§ **Description of the task**
Give the number of lines in the records below that contain the word "ranked". State only that number.

§ **Records for this task**
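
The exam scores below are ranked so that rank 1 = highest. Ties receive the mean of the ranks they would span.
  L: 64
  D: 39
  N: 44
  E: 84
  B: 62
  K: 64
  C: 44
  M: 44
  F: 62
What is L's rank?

Sorted (descending): 84, 64, 64, 62, 62, 44, 44, 44, 39
The 2 values of 64 occupy positions 2–3 → average rank (2+3)/2 = 2.5.
The 2 values of 62 occupy positions 4–5 → average rank (4+5)/2 = 4.5.
The 3 values of 44 occupy positions 6–8 → average rank 7.
L has value 64 → rank 2.5.

2.5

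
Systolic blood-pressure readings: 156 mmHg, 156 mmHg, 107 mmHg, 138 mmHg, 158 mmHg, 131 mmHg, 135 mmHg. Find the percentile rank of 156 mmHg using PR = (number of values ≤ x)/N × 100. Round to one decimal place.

N = 7.
Strictly below 156: 4. Equal to 156: 2.
PR = 6/7 × 100 = 85.7

85.7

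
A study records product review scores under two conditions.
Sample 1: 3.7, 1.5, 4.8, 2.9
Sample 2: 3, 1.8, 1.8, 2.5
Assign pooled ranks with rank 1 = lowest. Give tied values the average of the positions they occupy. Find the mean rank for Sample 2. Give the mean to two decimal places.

3.75

Sorted (ascending): 1.5, 1.8, 1.8, 2.5, 2.9, 3, 3.7, 4.8
The 2 values of 1.8 occupy positions 2–3 → average rank (2+3)/2 = 2.5.
Sample 2 values → pooled ranks: 3→6, 1.8→2.5, 1.8→2.5, 2.5→4
Mean rank = (6 + 2.5 + 2.5 + 4) / 4 = 3.75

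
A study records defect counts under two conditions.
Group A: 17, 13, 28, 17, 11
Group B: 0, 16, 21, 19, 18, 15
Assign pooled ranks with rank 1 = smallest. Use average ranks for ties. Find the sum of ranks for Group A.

29

Sorted (ascending): 0, 11, 13, 15, 16, 17, 17, 18, 19, 21, 28
The 2 values of 17 occupy positions 6–7 → average rank (6+7)/2 = 6.5.
Group A values → pooled ranks: 17→6.5, 13→3, 28→11, 17→6.5, 11→2
Rank sum = 6.5 + 3 + 11 + 6.5 + 2 = 29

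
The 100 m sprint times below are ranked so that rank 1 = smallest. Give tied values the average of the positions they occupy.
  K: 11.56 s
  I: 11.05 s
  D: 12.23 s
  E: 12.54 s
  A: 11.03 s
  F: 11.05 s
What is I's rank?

Sorted (ascending): 11.03, 11.05, 11.05, 11.56, 12.23, 12.54
The 2 values of 11.05 occupy positions 2–3 → average rank (2+3)/2 = 2.5.
I has value 11.05 s → rank 2.5.

2.5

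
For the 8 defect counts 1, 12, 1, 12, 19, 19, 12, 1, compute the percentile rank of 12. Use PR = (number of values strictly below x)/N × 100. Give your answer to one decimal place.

N = 8.
Strictly below 12: 3. Equal to 12: 3.
PR = 3/8 × 100 = 37.5

37.5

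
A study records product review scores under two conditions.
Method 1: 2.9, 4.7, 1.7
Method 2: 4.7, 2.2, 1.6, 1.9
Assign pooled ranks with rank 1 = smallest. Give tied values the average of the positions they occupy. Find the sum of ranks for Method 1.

13.5

Sorted (ascending): 1.6, 1.7, 1.9, 2.2, 2.9, 4.7, 4.7
The 2 values of 4.7 occupy positions 6–7 → average rank (6+7)/2 = 6.5.
Method 1 values → pooled ranks: 2.9→5, 4.7→6.5, 1.7→2
Rank sum = 5 + 6.5 + 2 = 13.5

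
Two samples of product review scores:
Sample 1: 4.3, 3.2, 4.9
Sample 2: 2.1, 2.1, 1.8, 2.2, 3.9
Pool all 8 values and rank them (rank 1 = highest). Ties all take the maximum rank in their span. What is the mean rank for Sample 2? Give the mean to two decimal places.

6.00

Sorted (descending): 4.9, 4.3, 3.9, 3.2, 2.2, 2.1, 2.1, 1.8
The 2 values of 2.1 occupy positions 6–7 → each gets rank 7.
Sample 2 values → pooled ranks: 2.1→7, 2.1→7, 1.8→8, 2.2→5, 3.9→3
Mean rank = (7 + 7 + 8 + 5 + 3) / 5 = 6.00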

§ **Response box**
2